> [Your goal]: Write out every line below that includes the word "minimal".

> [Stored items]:
:::

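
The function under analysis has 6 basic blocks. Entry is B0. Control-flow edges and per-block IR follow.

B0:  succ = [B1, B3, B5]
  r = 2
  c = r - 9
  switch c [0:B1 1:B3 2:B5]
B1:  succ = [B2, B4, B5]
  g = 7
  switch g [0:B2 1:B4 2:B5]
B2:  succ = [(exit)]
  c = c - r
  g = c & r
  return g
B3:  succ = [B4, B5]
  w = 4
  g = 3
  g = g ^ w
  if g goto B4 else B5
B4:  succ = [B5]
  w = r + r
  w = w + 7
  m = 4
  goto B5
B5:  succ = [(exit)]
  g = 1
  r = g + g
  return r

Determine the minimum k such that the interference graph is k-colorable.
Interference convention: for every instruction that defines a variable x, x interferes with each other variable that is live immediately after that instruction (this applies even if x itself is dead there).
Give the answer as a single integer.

Answer: 3

Derivation:
Per-block:
  B0: {c,r} / ∅
  B1: {g} / ∅
  B2: {c,g} / {c,r}
  B3: {g,w} / ∅
  B4: {m,w} / {r}
  B5: {g,r} / ∅

Liveness:
  B0: in=∅ out={c,r}
  B1: in={c,r} out={c,r}
  B2: in={c,r} out=∅
  B3: in={r} out={r}
  B4: in={r} out=∅
  B5: in=∅ out=∅

Interfere edges:
  c: {g,r}
  g: {c,r,w}
  m: ∅
  r: {c,g,w}
  w: {g,r}

Registers:
  {c,g,r} pairwise interfere (3-clique) ⇒ χ ≥ 3
  3-colouring: R0={g,m}  R1={r}  R2={c,w}
  χ = 3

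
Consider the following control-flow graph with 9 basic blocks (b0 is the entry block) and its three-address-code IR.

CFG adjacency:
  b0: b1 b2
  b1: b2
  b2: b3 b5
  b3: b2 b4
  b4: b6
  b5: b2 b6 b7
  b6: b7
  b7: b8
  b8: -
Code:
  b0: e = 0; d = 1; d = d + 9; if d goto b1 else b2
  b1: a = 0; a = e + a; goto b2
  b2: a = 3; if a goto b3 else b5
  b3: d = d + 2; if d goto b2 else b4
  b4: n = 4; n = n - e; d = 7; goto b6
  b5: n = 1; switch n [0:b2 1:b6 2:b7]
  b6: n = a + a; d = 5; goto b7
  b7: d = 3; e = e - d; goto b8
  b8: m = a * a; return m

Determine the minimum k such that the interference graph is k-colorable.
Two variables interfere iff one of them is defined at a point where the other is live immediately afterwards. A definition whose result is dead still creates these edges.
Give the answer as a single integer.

Answer: 4

Analysis:
def/use:
  b0: {d,e} / ∅
  b1: {a} / {e}
  b2: {a} / ∅
  b3: {d} / {d}
  b4: {d,n} / {e}
  b5: {n} / ∅
  b6: {d,n} / {a}
  b7: {d,e} / {e}
  b8: {m} / {a}

Backward fixpoint:
  b0: in=∅ out={d,e}
  b1: in={d,e} out={d,e}
  b2: in={d,e} out={a,d,e}
  b3: in={a,d,e} out={a,d,e}
  b4: in={a,e} out={a,e}
  b5: in={a,d,e} out={a,d,e}
  b6: in={a,e} out={a,e}
  b7: in={a,e} out={a}
  b8: in={a} out=∅

Interference:
  a↔{d,e,n}
  d↔{a,e,n}
  e↔{a,d,n}
  m↔∅
  n↔{a,d,e}

Colouring:
  clique {a,d,e,n} ⇒ need ≥ 4
  assign a→c0 d→c1 e→c2 m→c0 n→c3 — no edge inside a register ⇒ χ ≤ 4
  χ = 4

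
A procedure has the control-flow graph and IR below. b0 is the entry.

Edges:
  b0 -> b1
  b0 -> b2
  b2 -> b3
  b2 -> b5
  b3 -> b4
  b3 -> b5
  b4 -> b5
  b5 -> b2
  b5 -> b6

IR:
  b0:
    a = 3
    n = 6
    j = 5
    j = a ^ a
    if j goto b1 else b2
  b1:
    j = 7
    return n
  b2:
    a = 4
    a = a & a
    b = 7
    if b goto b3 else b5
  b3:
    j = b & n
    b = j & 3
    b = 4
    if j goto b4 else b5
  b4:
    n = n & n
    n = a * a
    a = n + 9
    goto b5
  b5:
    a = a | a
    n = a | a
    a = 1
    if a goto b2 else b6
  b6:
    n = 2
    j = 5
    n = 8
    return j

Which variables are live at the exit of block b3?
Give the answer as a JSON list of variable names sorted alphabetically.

Answer: ["a", "n"]

Derivation:
Block summaries:
  b0 def {a,j,n} use ∅
  b1 def {j} use {n}
  b2 def {a,b} use ∅
  b3 def {b,j} use {b,n}
  b4 def {a,n} use {a,n}
  b5 def {a,n} use {a}
  b6 def {j,n} use ∅

Liveness:
  b0: in=∅ out={n}
  b1: in={n} out=∅
  b2: in={n} out={a,b,n}
  b3: in={a,b,n} out={a,n}
  b4: in={a,n} out={a}
  b5: in={a} out={n}
  b6: in=∅ out=∅

live-out(b3) = ["a", "n"]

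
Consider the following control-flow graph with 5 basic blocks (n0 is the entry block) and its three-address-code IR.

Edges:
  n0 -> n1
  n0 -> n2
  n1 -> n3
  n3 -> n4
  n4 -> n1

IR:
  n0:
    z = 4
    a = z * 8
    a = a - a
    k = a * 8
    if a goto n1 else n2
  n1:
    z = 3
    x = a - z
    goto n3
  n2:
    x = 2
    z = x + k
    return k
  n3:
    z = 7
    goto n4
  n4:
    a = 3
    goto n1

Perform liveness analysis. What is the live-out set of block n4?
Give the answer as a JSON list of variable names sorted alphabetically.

Answer: ["a"]

Analysis:
def/use:
  n0: {a,k,z} / ∅
  n1: {x,z} / {a}
  n2: {x,z} / {k}
  n3: {z} / ∅
  n4: {a} / ∅

Live sets:
  n0 li=∅ lo={a,k}
  n1 li={a} lo=∅
  n2 li={k} lo=∅
  n3 li=∅ lo=∅
  n4 li=∅ lo={a}

live-out(n4) = ["a"]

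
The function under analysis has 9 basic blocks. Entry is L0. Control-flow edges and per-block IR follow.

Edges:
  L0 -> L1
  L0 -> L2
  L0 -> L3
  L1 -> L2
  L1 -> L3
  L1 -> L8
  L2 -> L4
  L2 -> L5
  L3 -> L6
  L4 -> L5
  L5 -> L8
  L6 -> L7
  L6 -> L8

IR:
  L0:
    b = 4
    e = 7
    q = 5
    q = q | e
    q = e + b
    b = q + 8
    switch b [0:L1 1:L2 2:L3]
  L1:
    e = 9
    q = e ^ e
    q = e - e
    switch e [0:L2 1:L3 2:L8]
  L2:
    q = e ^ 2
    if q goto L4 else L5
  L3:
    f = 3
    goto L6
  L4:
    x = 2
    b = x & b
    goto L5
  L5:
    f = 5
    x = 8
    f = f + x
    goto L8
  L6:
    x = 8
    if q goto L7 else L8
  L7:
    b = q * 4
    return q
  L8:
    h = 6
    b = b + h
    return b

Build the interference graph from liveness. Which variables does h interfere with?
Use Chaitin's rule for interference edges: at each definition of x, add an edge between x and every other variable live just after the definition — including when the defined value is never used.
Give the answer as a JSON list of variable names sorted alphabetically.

def/use:
  L0 def {b,e,q} use ∅
  L1 def {e,q} use ∅
  L2 def {q} use {e}
  L3 def {f} use ∅
  L4 def {b,x} use {b}
  L5 def {f,x} use ∅
  L6 def {x} use {q}
  L7 def {b} use {q}
  L8 def {b,h} use {b}

Liveness:
  live L0: ∅→{b,e,q}
  live L1: {b}→{b,e,q}
  live L2: {b,e}→{b}
  live L3: {b,q}→{b,q}
  live L4: {b}→{b}
  live L5: {b}→{b}
  live L6: {b,q}→{b,q}
  live L7: {q}→∅
  live L8: {b}→∅

Interference:
  b — {e,f,h,q,x}
  e — {b,q}
  f — {b,q,x}
  h — {b}
  q — {b,e,f,x}
  x — {b,f,q}

N(h) = ["b"]

Answer: ["b"]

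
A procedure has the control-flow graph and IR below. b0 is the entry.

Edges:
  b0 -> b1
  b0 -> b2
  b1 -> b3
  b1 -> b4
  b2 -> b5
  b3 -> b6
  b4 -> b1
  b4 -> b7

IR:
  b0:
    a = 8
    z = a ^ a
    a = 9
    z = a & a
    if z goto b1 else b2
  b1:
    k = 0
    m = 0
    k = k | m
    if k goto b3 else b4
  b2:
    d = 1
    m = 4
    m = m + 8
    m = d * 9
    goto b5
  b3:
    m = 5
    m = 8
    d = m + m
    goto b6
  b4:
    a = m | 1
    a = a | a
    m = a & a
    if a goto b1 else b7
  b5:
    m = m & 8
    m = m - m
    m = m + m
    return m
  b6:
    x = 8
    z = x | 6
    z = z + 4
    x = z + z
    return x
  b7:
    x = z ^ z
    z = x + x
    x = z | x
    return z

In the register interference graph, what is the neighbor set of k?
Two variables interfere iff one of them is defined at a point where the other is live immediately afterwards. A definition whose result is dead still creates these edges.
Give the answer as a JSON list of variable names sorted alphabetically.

Block summaries:
  b0 def {a,z} use ∅
  b1 def {k,m} use ∅
  b2 def {d,m} use ∅
  b3 def {d,m} use ∅
  b4 def {a,m} use {m}
  b5 def {m} use {m}
  b6 def {x,z} use ∅
  b7 def {x,z} use {z}

Backward fixpoint:
  b0 li=∅ lo={z}
  b1 li={z} lo={m,z}
  b2 li=∅ lo={m}
  b3 li=∅ lo=∅
  b4 li={m,z} lo={z}
  b5 li={m} lo=∅
  b6 li=∅ lo=∅
  b7 li={z} lo=∅

Conflict graph:
  a: {m,z}
  d: {m}
  k: {m,z}
  m: {a,d,k,z}
  x: {z}
  z: {a,k,m,x}

N(k) = ["m", "z"]

Answer: ["m", "z"]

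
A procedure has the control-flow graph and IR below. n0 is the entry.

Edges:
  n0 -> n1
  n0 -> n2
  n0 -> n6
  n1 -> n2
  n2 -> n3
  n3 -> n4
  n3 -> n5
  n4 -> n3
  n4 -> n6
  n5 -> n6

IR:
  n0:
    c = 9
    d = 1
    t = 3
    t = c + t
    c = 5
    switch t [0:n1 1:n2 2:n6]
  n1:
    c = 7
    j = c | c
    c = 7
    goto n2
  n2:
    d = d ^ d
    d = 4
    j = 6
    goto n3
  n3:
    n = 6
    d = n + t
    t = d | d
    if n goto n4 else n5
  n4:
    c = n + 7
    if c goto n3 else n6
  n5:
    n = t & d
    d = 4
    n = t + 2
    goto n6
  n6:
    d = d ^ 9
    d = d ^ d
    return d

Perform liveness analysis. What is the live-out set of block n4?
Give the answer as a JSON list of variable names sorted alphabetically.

def/use:
  n0 def {c,d,t} use ∅
  n1 def {c,j} use ∅
  n2 def {d,j} use {d}
  n3 def {d,n,t} use {t}
  n4 def {c} use {n}
  n5 def {d,n} use {d,t}
  n6 def {d} use {d}

Backward fixpoint:
  n0 li=∅ lo={d,t}
  n1 li={d,t} lo={d,t}
  n2 li={d,t} lo={t}
  n3 li={t} lo={d,n,t}
  n4 li={d,n,t} lo={d,t}
  n5 li={d,t} lo={d}
  n6 li={d} lo=∅

live-out(n4) = ["d", "t"]

Answer: ["d", "t"]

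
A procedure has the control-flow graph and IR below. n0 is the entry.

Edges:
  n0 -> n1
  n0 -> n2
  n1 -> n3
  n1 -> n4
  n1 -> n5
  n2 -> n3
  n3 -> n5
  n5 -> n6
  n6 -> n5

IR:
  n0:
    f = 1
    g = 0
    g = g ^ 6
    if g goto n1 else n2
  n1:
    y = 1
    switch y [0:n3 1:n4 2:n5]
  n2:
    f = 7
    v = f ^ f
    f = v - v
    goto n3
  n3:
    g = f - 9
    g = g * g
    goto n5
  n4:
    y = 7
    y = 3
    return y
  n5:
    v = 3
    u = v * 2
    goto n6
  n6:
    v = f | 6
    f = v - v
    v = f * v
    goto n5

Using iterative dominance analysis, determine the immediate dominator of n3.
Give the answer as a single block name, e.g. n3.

idom tree: n1←n0 n2←n0 n3←n0 n4←n1 n5←n0 n6←n5
Join-block Dom:
  n3: preds {n1,n2}: {n0,n1} ∩ {n0,n2} = {n0}; idom=n0
  n5: preds {n1,n3,n6}: {n0,n1} ∩ {n0,n3} ∩ {n0,n5,n6} = {n0}; idom=n0

idom(n3) = n0

Answer: n0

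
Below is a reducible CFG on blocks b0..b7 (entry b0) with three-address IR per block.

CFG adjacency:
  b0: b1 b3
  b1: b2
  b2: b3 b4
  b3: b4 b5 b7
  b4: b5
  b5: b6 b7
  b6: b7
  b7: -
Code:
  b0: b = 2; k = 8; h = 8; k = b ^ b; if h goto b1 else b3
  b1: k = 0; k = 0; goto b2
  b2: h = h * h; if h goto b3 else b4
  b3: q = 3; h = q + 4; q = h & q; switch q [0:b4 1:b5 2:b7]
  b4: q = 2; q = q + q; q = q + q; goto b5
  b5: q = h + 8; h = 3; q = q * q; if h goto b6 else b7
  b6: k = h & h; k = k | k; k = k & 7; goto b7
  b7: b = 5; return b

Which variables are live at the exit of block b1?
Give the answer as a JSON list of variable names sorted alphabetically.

Block summaries:
  b0 def {b,h,k} use ∅
  b1 def {k} use ∅
  b2 def {h} use {h}
  b3 def {h,q} use ∅
  b4 def {q} use ∅
  b5 def {h,q} use {h}
  b6 def {k} use {h}
  b7 def {b} use ∅

Liveness:
  b0: in=∅ out={h}
  b1: in={h} out={h}
  b2: in={h} out={h}
  b3: in=∅ out={h}
  b4: in={h} out={h}
  b5: in={h} out={h}
  b6: in={h} out=∅
  b7: in=∅ out=∅

live-out(b1) = ["h"]

Answer: ["h"]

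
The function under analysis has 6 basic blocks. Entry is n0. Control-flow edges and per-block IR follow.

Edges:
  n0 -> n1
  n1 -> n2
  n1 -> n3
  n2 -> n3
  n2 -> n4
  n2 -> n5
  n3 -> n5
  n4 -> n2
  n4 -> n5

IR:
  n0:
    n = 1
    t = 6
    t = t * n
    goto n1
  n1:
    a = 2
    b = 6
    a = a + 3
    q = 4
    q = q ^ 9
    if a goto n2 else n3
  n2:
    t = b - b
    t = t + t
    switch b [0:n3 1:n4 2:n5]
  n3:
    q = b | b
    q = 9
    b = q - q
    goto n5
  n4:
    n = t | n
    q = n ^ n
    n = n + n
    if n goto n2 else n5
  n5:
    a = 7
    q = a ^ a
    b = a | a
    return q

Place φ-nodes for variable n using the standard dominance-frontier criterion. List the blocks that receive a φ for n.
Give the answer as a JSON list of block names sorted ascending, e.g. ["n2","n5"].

idom tree: n1←n0 n2←n1 n3←n1 n4←n2 n5←n1
Dom∩ at merges:
  n2: preds {n1,n4}: {n0,n1} ∩ {n0,n1,n2,n4} = {n0,n1}; idom=n1
  n3: preds {n1,n2}: {n0,n1} ∩ {n0,n1,n2} = {n0,n1}; idom=n1
  n5: preds {n2,n3,n4}: {n0,n1,n2} ∩ {n0,n1,n3} ∩ {n0,n1,n2,n4} = {n0,n1}; idom=n1

Frontier:
  join n2 pred n1: · stop@n1
  join n2 pred n4: n4→n2 stop@n1
  join n3 pred n1: · stop@n1
  join n3 pred n2: n2 stop@n1
  join n5 pred n2: n2 stop@n1
  join n5 pred n3: n3 stop@n1
  join n5 pred n4: n4→n2 stop@n1
  n0: DF=∅
  n1: DF=∅
  n2: DF={n2,n3,n5}
  n3: DF={n5}
  n4: DF={n2,n5}
  n5: DF=∅

φ for n: defs {n0,n4}
  DF⁺ = {n2,n3,n5}

Answer: ["n2", "n3", "n5"]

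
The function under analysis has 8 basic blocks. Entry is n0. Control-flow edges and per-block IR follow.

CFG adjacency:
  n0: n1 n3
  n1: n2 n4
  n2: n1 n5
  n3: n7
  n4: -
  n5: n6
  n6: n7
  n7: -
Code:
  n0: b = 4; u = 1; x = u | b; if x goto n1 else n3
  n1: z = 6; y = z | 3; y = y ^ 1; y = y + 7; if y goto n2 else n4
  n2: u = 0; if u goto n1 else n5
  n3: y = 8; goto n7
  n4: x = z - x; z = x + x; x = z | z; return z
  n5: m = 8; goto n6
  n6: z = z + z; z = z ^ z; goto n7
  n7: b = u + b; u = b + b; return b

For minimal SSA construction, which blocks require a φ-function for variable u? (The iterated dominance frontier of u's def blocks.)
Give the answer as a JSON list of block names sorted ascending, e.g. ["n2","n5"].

Answer: ["n1", "n7"]

Derivation:
idom tree: n1←n0 n2←n1 n3←n0 n4←n1 n5←n2 n6←n5 n7←n0
Dom∩ at merges:
  n1: preds {n0,n2}: {n0} ∩ {n0,n1,n2} = {n0}; idom=n0
  n7: preds {n3,n6}: {n0,n3} ∩ {n0,n1,n2,n5,n6} = {n0}; idom=n0

DF walk-up:
  n1←n0: walk · to n0
  n1←n2: walk n2→n1 to n0
  n7←n3: walk n3 to n0
  n7←n6: walk n6→n5→n2→n1 to n0
  n0: DF=∅
  n1: DF={n1,n7}
  n2: DF={n1,n7}
  n3: DF={n7}
  n4: DF=∅
  n5: DF={n7}
  n6: DF={n7}
  n7: DF=∅

φ for u: defs {n0,n2,n7}
  DF⁺ = {n1,n7}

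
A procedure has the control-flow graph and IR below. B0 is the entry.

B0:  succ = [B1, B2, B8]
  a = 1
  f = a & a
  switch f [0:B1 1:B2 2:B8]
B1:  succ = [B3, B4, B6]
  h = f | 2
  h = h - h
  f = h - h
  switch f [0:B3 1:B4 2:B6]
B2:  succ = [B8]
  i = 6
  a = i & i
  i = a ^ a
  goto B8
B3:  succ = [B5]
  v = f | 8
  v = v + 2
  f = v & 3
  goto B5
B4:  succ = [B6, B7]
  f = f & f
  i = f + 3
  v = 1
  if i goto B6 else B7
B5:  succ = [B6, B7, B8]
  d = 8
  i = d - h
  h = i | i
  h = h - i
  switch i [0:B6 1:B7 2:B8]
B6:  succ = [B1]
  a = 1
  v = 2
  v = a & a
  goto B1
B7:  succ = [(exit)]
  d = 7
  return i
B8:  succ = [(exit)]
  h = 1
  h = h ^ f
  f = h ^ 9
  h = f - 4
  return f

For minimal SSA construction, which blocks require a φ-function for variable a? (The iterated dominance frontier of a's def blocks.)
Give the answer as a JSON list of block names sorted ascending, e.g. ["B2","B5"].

Answer: ["B1", "B8"]

Derivation:
idom tree: B1←B0 B2←B0 B3←B1 B4←B1 B5←B3 B6←B1 B7←B1 B8←B0
Join-block Dom:
  B1: preds {B0,B6}: {B0} ∩ {B0,B1,B6} = {B0}; idom=B0
  B6: preds {B1,B4,B5}: {B0,B1} ∩ {B0,B1,B4} ∩ {B0,B1,B3,B5} = {B0,B1}; idom=B1
  B7: preds {B4,B5}: {B0,B1,B4} ∩ {B0,B1,B3,B5} = {B0,B1}; idom=B1
  B8: preds {B0,B2,B5}: {B0} ∩ {B0,B2} ∩ {B0,B1,B3,B5} = {B0}; idom=B0

DF walk-up:
  join B1 pred B0: · stop@B0
  join B1 pred B6: B6→B1 stop@B0
  join B6 pred B1: · stop@B1
  join B6 pred B4: B4 stop@B1
  join B6 pred B5: B5→B3 stop@B1
  join B7 pred B4: B4 stop@B1
  join B7 pred B5: B5→B3 stop@B1
  join B8 pred B0: · stop@B0
  join B8 pred B2: B2 stop@B0
  join B8 pred B5: B5→B3→B1 stop@B0
  DF(B0)=∅
  DF(B1)={B1,B8}
  DF(B2)={B8}
  DF(B3)={B6,B7,B8}
  DF(B4)={B6,B7}
  DF(B5)={B6,B7,B8}
  DF(B6)={B1}
  DF(B7)=∅
  DF(B8)=∅

φ for a: defs {B0,B2,B6}
  DF⁺ = {B1,B8}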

:::

> [Output of the task]:
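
For minimal SSA construction, which blocks require a φ-function for variable u? (The iterated dominance frontier of u's def blocks.)
For minimal SSA construction, which blocks require a φ-function for variable a? (The iterated dominance frontier of a's def blocks.)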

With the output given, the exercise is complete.